━━━━━ EXERCISE DATA

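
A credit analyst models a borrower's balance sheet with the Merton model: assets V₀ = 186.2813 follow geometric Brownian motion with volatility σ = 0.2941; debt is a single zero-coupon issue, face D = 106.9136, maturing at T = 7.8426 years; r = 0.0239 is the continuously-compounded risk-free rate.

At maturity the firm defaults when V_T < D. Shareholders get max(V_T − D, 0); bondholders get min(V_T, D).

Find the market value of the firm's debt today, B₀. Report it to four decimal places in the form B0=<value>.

d₁ = [ln(V₀/D) + (r + σ²/2)T] / (σ√T)
   = [ln(186.2813/106.9136) + (0.0239 + 0.5·0.2941²)·7.8426] / (0.2941·√7.8426)
   = [0.555237 + 0.526610] / 0.823617 = 1.313533
d₂ = d₁ − σ√T = 1.313533 − 0.823617 = 0.489916
N(d₁) = 0.905498,  N(d₂) = 0.687903,  e^(−rT) = 0.829080
E₀ = V₀·N(d₁) − D·e^(−rT)·N(d₂)
   = 186.2813·0.905498 − 106.9136·0.829080·0.687903 = 107.701654
B₀ = V₀ − E₀ = 186.2813 − 107.701654 = 78.579646

B0=78.5796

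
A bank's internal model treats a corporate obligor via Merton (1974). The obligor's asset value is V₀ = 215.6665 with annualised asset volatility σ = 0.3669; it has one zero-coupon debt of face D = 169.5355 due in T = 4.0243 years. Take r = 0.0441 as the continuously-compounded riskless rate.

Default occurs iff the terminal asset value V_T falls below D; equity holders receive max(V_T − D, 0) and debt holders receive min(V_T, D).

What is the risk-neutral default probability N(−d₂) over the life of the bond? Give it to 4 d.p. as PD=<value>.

d₁ = [ln(V₀/D) + (r + σ²/2)T] / (σ√T)
   = [ln(215.6665/169.5355) + (0.0441 + 0.5·0.3669²)·4.0243] / (0.3669·√4.0243)
   = [0.240671 + 0.448338] / 0.736026 = 0.936121
d₂ = d₁ − σ√T = 0.936121 − 0.736026 = 0.200096
risk-neutral PD = N(−d₂) = N(-0.200096) = 0.420703

PD=0.4207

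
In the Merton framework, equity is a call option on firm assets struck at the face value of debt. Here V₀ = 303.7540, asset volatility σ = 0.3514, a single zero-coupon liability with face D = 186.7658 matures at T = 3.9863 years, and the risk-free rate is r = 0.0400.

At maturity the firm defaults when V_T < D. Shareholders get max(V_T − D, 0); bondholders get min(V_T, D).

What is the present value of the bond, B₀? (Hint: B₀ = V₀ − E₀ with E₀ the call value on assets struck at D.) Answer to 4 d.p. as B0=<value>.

d₁ = [ln(V₀/D) + (r + σ²/2)T] / (σ√T)
   = [ln(303.7540/186.7658) + (0.0400 + 0.5·0.3514²)·3.9863] / (0.3514·√3.9863)
   = [0.486363 + 0.405570] / 0.701595 = 1.271292
d₂ = d₁ − σ√T = 1.271292 − 0.701595 = 0.569697
N(d₁) = 0.898188,  N(d₂) = 0.715558,  e^(−rT) = 0.852611
E₀ = V₀·N(d₁) − D·e^(−rT)·N(d₂)
   = 303.7540·0.898188 − 186.7658·0.852611·0.715558 = 158.883617
B₀ = V₀ − E₀ = 303.7540 − 158.883617 = 144.870383

B0=144.8704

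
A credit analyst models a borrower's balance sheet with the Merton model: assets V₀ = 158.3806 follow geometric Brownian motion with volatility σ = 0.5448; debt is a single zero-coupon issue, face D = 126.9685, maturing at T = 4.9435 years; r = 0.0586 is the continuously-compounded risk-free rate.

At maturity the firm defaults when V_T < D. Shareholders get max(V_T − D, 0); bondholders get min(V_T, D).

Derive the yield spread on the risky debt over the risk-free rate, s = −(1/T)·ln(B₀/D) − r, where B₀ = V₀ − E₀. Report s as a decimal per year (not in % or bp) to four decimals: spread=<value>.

spread=0.0779

d₁ = [ln(V₀/D) + (r + σ²/2)T] / (σ√T)
   = [ln(158.3806/126.9685) + (0.0586 + 0.5·0.5448²)·4.9435] / (0.5448·√4.9435)
   = [0.221062 + 1.023322] / 1.211307 = 1.027306
d₂ = d₁ − σ√T = 1.027306 − 1.211307 = -0.184001
N(d₁) = 0.847862,  N(d₂) = 0.427006,  e^(−rT) = 0.748496
E₀ = V₀·N(d₁) − D·e^(−rT)·N(d₂)
   = 158.3806·0.847862 − 126.9685·0.748496·0.427006 = 93.704138
B₀ = V₀ − E₀ = 158.3806 − 93.704138 = 64.676462
spread = −(1/T)·ln(B₀/D) − r = −(1/4.9435)·ln(64.676462/126.9685) − 0.0586 = 0.07785023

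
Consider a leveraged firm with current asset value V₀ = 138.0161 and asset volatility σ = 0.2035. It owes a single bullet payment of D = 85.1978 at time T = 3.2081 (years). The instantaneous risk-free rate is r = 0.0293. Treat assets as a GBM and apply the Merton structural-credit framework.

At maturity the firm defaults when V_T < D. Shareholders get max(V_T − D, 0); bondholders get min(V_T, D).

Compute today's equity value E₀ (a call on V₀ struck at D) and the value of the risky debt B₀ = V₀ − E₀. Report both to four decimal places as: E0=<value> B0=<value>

d₁ = [ln(V₀/D) + (r + σ²/2)T] / (σ√T)
   = [ln(138.0161/85.1978) + (0.0293 + 0.5·0.2035²)·3.2081] / (0.2035·√3.2081)
   = [0.482395 + 0.160425] / 0.364492 = 1.763602
d₂ = d₁ − σ√T = 1.763602 − 0.364492 = 1.399110
N(d₁) = 0.961101,  N(d₂) = 0.919110,  e^(−rT) = 0.910285
E₀ = V₀·N(d₁) − D·e^(−rT)·N(d₂)
   = 138.0161·0.961101 − 85.1978·0.910285·0.919110 = 61.366417
B₀ = V₀ − E₀ = 138.0161 − 61.366417 = 76.649683

E0=61.3664 B0=76.6497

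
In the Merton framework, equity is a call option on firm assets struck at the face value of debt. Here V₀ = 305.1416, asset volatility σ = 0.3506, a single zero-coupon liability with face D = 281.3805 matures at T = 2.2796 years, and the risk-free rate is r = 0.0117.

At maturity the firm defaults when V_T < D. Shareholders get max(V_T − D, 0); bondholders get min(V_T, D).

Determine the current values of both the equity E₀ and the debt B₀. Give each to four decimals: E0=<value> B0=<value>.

E0=77.2428 B0=227.8988

d₁ = [ln(V₀/D) + (r + σ²/2)T] / (σ√T)
   = [ln(305.1416/281.3805) + (0.0117 + 0.5·0.3506²)·2.2796] / (0.3506·√2.2796)
   = [0.081068 + 0.166776] / 0.529348 = 0.468206
d₂ = d₁ − σ√T = 0.468206 − 0.529348 = -0.061142
N(d₁) = 0.680181,  N(d₂) = 0.475623,  e^(−rT) = 0.973681
E₀ = V₀·N(d₁) − D·e^(−rT)·N(d₂)
   = 305.1416·0.680181 − 281.3805·0.973681·0.475623 = 77.242839
B₀ = V₀ − E₀ = 305.1416 − 77.242839 = 227.898761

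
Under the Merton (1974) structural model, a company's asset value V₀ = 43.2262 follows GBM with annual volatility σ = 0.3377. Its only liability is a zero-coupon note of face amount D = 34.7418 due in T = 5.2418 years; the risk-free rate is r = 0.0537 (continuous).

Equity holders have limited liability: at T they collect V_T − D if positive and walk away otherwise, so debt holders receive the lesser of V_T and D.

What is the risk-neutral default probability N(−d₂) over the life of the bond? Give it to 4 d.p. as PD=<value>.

PD=0.3974

d₁ = [ln(V₀/D) + (r + σ²/2)T] / (σ√T)
   = [ln(43.2262/34.7418) + (0.0537 + 0.5·0.3377²)·5.2418] / (0.3377·√5.2418)
   = [0.218503 + 0.580375] / 0.773163 = 1.033260
d₂ = d₁ − σ√T = 1.033260 − 0.773163 = 0.260096
risk-neutral PD = N(−d₂) = N(-0.260096) = 0.397395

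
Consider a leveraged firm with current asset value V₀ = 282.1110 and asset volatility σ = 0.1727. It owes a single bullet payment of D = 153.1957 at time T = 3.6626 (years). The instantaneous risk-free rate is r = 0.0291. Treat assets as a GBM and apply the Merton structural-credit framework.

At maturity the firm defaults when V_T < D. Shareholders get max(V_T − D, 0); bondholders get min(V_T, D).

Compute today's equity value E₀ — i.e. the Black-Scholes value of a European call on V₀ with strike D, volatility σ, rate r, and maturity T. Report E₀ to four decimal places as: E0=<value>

E0=144.7461

d₁ = [ln(V₀/D) + (r + σ²/2)T] / (σ√T)
   = [ln(282.1110/153.1957) + (0.0291 + 0.5·0.1727²)·3.6626] / (0.1727·√3.6626)
   = [0.610584 + 0.161201] / 0.330512 = 2.335121
d₂ = d₁ − σ√T = 2.335121 − 0.330512 = 2.004609
N(d₁) = 0.990231,  N(d₂) = 0.977498,  e^(−rT) = 0.898902
E₀ = V₀·N(d₁) − D·e^(−rT)·N(d₂)
   = 282.1110·0.990231 − 153.1957·0.898902·0.977498 = 144.746079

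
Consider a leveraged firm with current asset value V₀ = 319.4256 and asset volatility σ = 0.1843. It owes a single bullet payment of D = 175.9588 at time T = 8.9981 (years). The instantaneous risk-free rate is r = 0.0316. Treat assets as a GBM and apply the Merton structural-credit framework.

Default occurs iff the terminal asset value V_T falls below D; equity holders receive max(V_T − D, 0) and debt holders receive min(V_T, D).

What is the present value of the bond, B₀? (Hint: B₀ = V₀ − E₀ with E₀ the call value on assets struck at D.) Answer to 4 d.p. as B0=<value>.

d₁ = [ln(V₀/D) + (r + σ²/2)T] / (σ√T)
   = [ln(319.4256/175.9588) + (0.0316 + 0.5·0.1843²)·8.9981] / (0.1843·√8.9981)
   = [0.596275 + 0.437157] / 0.552842 = 1.869308
d₂ = d₁ − σ√T = 1.869308 − 0.552842 = 1.316467
N(d₁) = 0.969210,  N(d₂) = 0.905991,  e^(−rT) = 0.752511
E₀ = V₀·N(d₁) − D·e^(−rT)·N(d₂)
   = 319.4256·0.969210 − 175.9588·0.752511·0.905991 = 189.627383
B₀ = V₀ − E₀ = 319.4256 − 189.627383 = 129.798217

B0=129.7982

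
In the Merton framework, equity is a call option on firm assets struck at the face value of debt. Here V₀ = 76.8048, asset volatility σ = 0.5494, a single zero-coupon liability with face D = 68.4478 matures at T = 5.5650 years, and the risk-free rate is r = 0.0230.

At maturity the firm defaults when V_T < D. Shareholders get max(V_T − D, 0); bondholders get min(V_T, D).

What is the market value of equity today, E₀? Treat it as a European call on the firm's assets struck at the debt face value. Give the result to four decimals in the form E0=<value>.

d₁ = [ln(V₀/D) + (r + σ²/2)T] / (σ√T)
   = [ln(76.8048/68.4478) + (0.0230 + 0.5·0.5494²)·5.5650] / (0.5494·√5.5650)
   = [0.115196 + 0.967866] / 1.296048 = 0.835664
d₂ = d₁ − σ√T = 0.835664 − 1.296048 = -0.460384
N(d₁) = 0.798328,  N(d₂) = 0.322620,  e^(−rT) = 0.879858
E₀ = V₀·N(d₁) − D·e^(−rT)·N(d₂)
   = 76.8048·0.798328 − 68.4478·0.879858·0.322620 = 41.885842

E0=41.8858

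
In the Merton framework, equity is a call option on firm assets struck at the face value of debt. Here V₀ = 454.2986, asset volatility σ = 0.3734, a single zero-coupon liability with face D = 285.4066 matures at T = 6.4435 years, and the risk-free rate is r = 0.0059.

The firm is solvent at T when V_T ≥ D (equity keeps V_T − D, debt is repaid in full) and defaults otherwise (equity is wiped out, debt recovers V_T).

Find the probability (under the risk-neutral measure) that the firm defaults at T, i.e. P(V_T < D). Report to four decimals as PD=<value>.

d₁ = [ln(V₀/D) + (r + σ²/2)T] / (σ√T)
   = [ln(454.2986/285.4066) + (0.0059 + 0.5·0.3734²)·6.4435] / (0.3734·√6.4435)
   = [0.464840 + 0.487217] / 0.947840 = 1.004449
d₂ = d₁ − σ√T = 1.004449 − 0.947840 = 0.056608
risk-neutral PD = N(−d₂) = N(-0.056608) = 0.477429

PD=0.4774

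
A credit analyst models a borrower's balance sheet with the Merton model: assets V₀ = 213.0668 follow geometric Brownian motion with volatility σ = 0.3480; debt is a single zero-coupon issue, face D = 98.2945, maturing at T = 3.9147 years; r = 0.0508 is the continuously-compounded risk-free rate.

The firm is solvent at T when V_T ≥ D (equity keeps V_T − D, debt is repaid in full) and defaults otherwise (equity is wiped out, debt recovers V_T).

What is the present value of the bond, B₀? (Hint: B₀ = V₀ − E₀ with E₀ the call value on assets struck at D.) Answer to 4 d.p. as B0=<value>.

B0=77.4818

d₁ = [ln(V₀/D) + (r + σ²/2)T] / (σ√T)
   = [ln(213.0668/98.2945) + (0.0508 + 0.5·0.3480²)·3.9147] / (0.3480·√3.9147)
   = [0.773638 + 0.435910] / 0.688539 = 1.756687
d₂ = d₁ − σ√T = 1.756687 − 0.688539 = 1.068148
N(d₁) = 0.960514,  N(d₂) = 0.857273,  e^(−rT) = 0.819659
E₀ = V₀·N(d₁) − D·e^(−rT)·N(d₂)
   = 213.0668·0.960514 − 98.2945·0.819659·0.857273 = 135.584966
B₀ = V₀ − E₀ = 213.0668 − 135.584966 = 77.481834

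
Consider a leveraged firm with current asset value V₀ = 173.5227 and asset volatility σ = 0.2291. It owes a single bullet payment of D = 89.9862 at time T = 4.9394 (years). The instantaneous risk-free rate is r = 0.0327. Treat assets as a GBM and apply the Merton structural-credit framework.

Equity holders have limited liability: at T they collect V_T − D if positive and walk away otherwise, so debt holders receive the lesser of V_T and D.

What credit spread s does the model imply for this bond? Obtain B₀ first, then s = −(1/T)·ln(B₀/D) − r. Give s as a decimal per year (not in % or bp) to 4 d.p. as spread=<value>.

spread=0.0035

d₁ = [ln(V₀/D) + (r + σ²/2)T] / (σ√T)
   = [ln(173.5227/89.9862) + (0.0327 + 0.5·0.2291²)·4.9394] / (0.2291·√4.9394)
   = [0.656652 + 0.291145] / 0.509169 = 1.861458
d₂ = d₁ − σ√T = 1.861458 − 0.509169 = 1.352289
N(d₁) = 0.968660,  N(d₂) = 0.911858,  e^(−rT) = 0.850851
E₀ = V₀·N(d₁) − D·e^(−rT)·N(d₂)
   = 173.5227·0.968660 − 89.9862·0.850851·0.911858 = 98.268240
B₀ = V₀ − E₀ = 173.5227 − 98.268240 = 75.254460
spread = −(1/T)·ln(B₀/D) − r = −(1/4.9394)·ln(75.254460/89.9862) − 0.0327 = 0.00349491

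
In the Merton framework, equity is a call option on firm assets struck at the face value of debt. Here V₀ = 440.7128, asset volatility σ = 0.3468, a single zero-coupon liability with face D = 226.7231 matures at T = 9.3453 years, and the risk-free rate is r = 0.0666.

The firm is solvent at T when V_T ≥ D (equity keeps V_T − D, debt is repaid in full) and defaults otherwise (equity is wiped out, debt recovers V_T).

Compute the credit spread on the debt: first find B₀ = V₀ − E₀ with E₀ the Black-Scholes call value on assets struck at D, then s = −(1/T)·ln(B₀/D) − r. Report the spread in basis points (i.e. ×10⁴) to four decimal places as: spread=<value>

spread=112.8098

d₁ = [ln(V₀/D) + (r + σ²/2)T] / (σ√T)
   = [ln(440.7128/226.7231) + (0.0666 + 0.5·0.3468²)·9.3453] / (0.3468·√9.3453)
   = [0.664664 + 1.184378] / 1.060170 = 1.744098
d₂ = d₁ − σ√T = 1.744098 − 1.060170 = 0.683928
N(d₁) = 0.959429,  N(d₂) = 0.752990,  e^(−rT) = 0.536657
E₀ = V₀·N(d₁) − D·e^(−rT)·N(d₂)
   = 440.7128·0.959429 − 226.7231·0.536657·0.752990 = 331.214571
B₀ = V₀ − E₀ = 440.7128 − 331.214571 = 109.498229
spread = −(1/T)·ln(B₀/D) − r = −(1/9.3453)·ln(109.498229/226.7231) − 0.0666 = 0.01128098
in basis points: 0.01128098 × 10⁴ = 112.8098 bp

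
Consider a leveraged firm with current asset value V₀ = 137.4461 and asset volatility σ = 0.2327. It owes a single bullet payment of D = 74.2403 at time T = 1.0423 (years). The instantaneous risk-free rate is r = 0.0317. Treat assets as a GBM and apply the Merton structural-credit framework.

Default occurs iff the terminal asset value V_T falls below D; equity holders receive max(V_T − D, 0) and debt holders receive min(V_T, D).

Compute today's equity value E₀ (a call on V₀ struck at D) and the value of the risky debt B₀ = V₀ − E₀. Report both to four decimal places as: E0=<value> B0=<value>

E0=65.6411 B0=71.8050

d₁ = [ln(V₀/D) + (r + σ²/2)T] / (σ√T)
   = [ln(137.4461/74.2403) + (0.0317 + 0.5·0.2327²)·1.0423] / (0.2327·√1.0423)
   = [0.615925 + 0.061261] / 0.237571 = 2.850460
d₂ = d₁ − σ√T = 2.850460 − 0.237571 = 2.612889
N(d₁) = 0.997817,  N(d₂) = 0.995511,  e^(−rT) = 0.967499
E₀ = V₀·N(d₁) − D·e^(−rT)·N(d₂)
   = 137.4461·0.997817 − 74.2403·0.967499·0.995511 = 65.641103
B₀ = V₀ − E₀ = 137.4461 − 65.641103 = 71.804997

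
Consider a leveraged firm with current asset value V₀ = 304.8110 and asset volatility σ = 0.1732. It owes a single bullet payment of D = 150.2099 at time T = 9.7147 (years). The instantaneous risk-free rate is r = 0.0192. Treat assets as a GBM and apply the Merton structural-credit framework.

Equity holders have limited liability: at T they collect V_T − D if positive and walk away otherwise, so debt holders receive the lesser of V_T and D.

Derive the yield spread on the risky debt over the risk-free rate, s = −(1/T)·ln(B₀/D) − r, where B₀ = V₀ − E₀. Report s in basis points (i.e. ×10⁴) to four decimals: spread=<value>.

spread=17.3325

d₁ = [ln(V₀/D) + (r + σ²/2)T] / (σ√T)
   = [ln(304.8110/150.2099) + (0.0192 + 0.5·0.1732²)·9.7147] / (0.1732·√9.7147)
   = [0.707658 + 0.332234] / 0.539837 = 1.926309
d₂ = d₁ − σ√T = 1.926309 − 0.539837 = 1.386472
N(d₁) = 0.972967,  N(d₂) = 0.917199,  e^(−rT) = 0.829840
E₀ = V₀·N(d₁) − D·e^(−rT)·N(d₂)
   = 304.8110·0.972967 − 150.2099·0.829840·0.917199 = 182.242086
B₀ = V₀ − E₀ = 304.8110 − 182.242086 = 122.568914
spread = −(1/T)·ln(B₀/D) − r = −(1/9.7147)·ln(122.568914/150.2099) − 0.0192 = 0.00173325
in basis points: 0.00173325 × 10⁴ = 17.3325 bp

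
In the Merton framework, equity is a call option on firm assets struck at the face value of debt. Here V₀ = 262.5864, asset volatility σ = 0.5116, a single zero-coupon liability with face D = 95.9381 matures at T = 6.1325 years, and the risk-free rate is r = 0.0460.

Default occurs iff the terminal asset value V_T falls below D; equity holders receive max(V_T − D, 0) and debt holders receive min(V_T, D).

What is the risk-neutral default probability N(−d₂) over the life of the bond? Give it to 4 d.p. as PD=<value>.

PD=0.3505

d₁ = [ln(V₀/D) + (r + σ²/2)T] / (σ√T)
   = [ln(262.5864/95.9381) + (0.0460 + 0.5·0.5116²)·6.1325] / (0.5116·√6.1325)
   = [1.006877 + 1.084639] / 1.266920 = 1.650866
d₂ = d₁ − σ√T = 1.650866 − 1.266920 = 0.383946
risk-neutral PD = N(−d₂) = N(-0.383946) = 0.350509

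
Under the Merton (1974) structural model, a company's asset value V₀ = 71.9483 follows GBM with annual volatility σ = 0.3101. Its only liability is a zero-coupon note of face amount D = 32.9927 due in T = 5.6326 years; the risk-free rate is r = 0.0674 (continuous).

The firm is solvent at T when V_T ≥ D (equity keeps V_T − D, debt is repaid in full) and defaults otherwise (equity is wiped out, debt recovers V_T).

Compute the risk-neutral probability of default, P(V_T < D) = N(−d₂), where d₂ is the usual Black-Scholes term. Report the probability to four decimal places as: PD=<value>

d₁ = [ln(V₀/D) + (r + σ²/2)T] / (σ√T)
   = [ln(71.9483/32.9927) + (0.0674 + 0.5·0.3101²)·5.6326] / (0.3101·√5.6326)
   = [0.779661 + 0.650458] / 0.735963 = 1.943194
d₂ = d₁ − σ√T = 1.943194 − 0.735963 = 1.207231
risk-neutral PD = N(−d₂) = N(-1.207231) = 0.113672

PD=0.1137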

━━━━━━━━━━

- TASK DETAILS
Search the entries for the word "maturing". Copy every line where it occurs.

- RESPONSE TO THE TASK
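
A credit analyst models a borrower's balance sheet with the Merton model: assets V₀ = 186.2813 follow geometric Brownian motion with volatility σ = 0.2941; debt is a single zero-coupon issue, face D = 106.9136, maturing at T = 7.8426 years; r = 0.0239 is the continuously-compounded risk-free rate.
A credit analyst models a borrower's balance sheet with the Merton model: assets V₀ = 158.3806 follow geometric Brownian motion with volatility σ = 0.5448; debt is a single zero-coupon issue, face D = 126.9685, maturing at T = 4.9435 years; r = 0.0586 is the continuously-compounded risk-free rate.
A credit analyst models a borrower's balance sheet with the Merton model: assets V₀ = 213.0668 follow geometric Brownian motion with volatility σ = 0.3480; debt is a single zero-coupon issue, face D = 98.2945, maturing at T = 3.9147 years; r = 0.0508 is the continuously-compounded risk-free rate.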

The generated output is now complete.